Items from a dataset:
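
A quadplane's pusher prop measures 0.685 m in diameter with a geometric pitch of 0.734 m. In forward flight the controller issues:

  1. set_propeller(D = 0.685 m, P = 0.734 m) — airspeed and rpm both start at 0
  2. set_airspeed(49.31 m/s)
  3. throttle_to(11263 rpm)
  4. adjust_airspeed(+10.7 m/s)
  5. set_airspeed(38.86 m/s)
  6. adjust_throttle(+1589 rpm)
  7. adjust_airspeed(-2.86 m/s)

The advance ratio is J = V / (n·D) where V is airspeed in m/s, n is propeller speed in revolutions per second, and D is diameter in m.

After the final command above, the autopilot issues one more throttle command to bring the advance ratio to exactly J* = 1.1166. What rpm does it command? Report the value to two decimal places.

set_propeller: D = 0.685 m, P = 0.734 m (p = P/D = 1.071533); state ← (V=0, rpm=0)
set_airspeed(49.31): V ← 49.31 m/s
throttle_to(11263): rpm ← 11263
adjust_airspeed(+10.7): V ← 49.31 +10.7 = 60.01 m/s
set_airspeed(38.86): V ← 38.86 m/s
adjust_throttle(+1589): rpm ← 11263 +1589 = 12852
adjust_airspeed(-2.86): V ← 38.86 -2.86 = 36 m/s
final state: V = 36 m/s, rpm = 12852 → n = rpm/60 = 214.200000 rev/s
target J* = 1.1166; solve J* = V/(n·D) for n: n = V/(J*·D) = 36/(1.1166 × 0.685) = 47.066760 rev/s
rpm = 60·n = 2824.005617

rpm = 2824.01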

WHAT IS REQUIRED: The lines holding the word "diameter" are the answer. Pull them out of the records and copy them.

WRITTEN RESPONSE:
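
A quadplane's pusher prop measures 0.685 m in diameter with a geometric pitch of 0.734 m. In forward flight the controller issues:
The advance ratio is J = V / (n·D) where V is airspeed in m/s, n is propeller speed in revolutions per second, and D is diameter in m.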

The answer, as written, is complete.